(Dataset excerpts)

+ + +

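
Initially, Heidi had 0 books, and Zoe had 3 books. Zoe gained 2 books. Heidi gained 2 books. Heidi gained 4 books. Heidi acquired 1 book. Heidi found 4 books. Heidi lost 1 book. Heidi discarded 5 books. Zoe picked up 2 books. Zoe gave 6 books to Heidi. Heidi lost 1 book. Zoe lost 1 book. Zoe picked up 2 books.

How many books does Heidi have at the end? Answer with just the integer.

Tracking counts step by step:
Start: Heidi=0, Zoe=3
Event 1 (Zoe +2): Zoe: 3 -> 5. State: Heidi=0, Zoe=5
Event 2 (Heidi +2): Heidi: 0 -> 2. State: Heidi=2, Zoe=5
Event 3 (Heidi +4): Heidi: 2 -> 6. State: Heidi=6, Zoe=5
Event 4 (Heidi +1): Heidi: 6 -> 7. State: Heidi=7, Zoe=5
Event 5 (Heidi +4): Heidi: 7 -> 11. State: Heidi=11, Zoe=5
Event 6 (Heidi -1): Heidi: 11 -> 10. State: Heidi=10, Zoe=5
Event 7 (Heidi -5): Heidi: 10 -> 5. State: Heidi=5, Zoe=5
Event 8 (Zoe +2): Zoe: 5 -> 7. State: Heidi=5, Zoe=7
Event 9 (Zoe -> Heidi, 6): Zoe: 7 -> 1, Heidi: 5 -> 11. State: Heidi=11, Zoe=1
Event 10 (Heidi -1): Heidi: 11 -> 10. State: Heidi=10, Zoe=1
Event 11 (Zoe -1): Zoe: 1 -> 0. State: Heidi=10, Zoe=0
Event 12 (Zoe +2): Zoe: 0 -> 2. State: Heidi=10, Zoe=2

Heidi's final count: 10

Answer: 10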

+ + +

#### [Exercise brief]
The full set of records must be transcribed character for character.

#### [Task answer]
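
Initially, Heidi had 0 books, and Zoe had 3 books. Zoe gained 2 books. Heidi gained 2 books. Heidi gained 4 books. Heidi acquired 1 book. Heidi found 4 books. Heidi lost 1 book. Heidi discarded 5 books. Zoe picked up 2 books. Zoe gave 6 books to Heidi. Heidi lost 1 book. Zoe lost 1 book. Zoe picked up 2 books.

How many books does Heidi have at the end? Answer with just the integer.

Tracking counts step by step:
Start: Heidi=0, Zoe=3
Event 1 (Zoe +2): Zoe: 3 -> 5. State: Heidi=0, Zoe=5
Event 2 (Heidi +2): Heidi: 0 -> 2. State: Heidi=2, Zoe=5
Event 3 (Heidi +4): Heidi: 2 -> 6. State: Heidi=6, Zoe=5
Event 4 (Heidi +1): Heidi: 6 -> 7. State: Heidi=7, Zoe=5
Event 5 (Heidi +4): Heidi: 7 -> 11. State: Heidi=11, Zoe=5
Event 6 (Heidi -1): Heidi: 11 -> 10. State: Heidi=10, Zoe=5
Event 7 (Heidi -5): Heidi: 10 -> 5. State: Heidi=5, Zoe=5
Event 8 (Zoe +2): Zoe: 5 -> 7. State: Heidi=5, Zoe=7
Event 9 (Zoe -> Heidi, 6): Zoe: 7 -> 1, Heidi: 5 -> 11. State: Heidi=11, Zoe=1
Event 10 (Heidi -1): Heidi: 11 -> 10. State: Heidi=10, Zoe=1
Event 11 (Zoe -1): Zoe: 1 -> 0. State: Heidi=10, Zoe=0
Event 12 (Zoe +2): Zoe: 0 -> 2. State: Heidi=10, Zoe=2

Heidi's final count: 10

Answer: 10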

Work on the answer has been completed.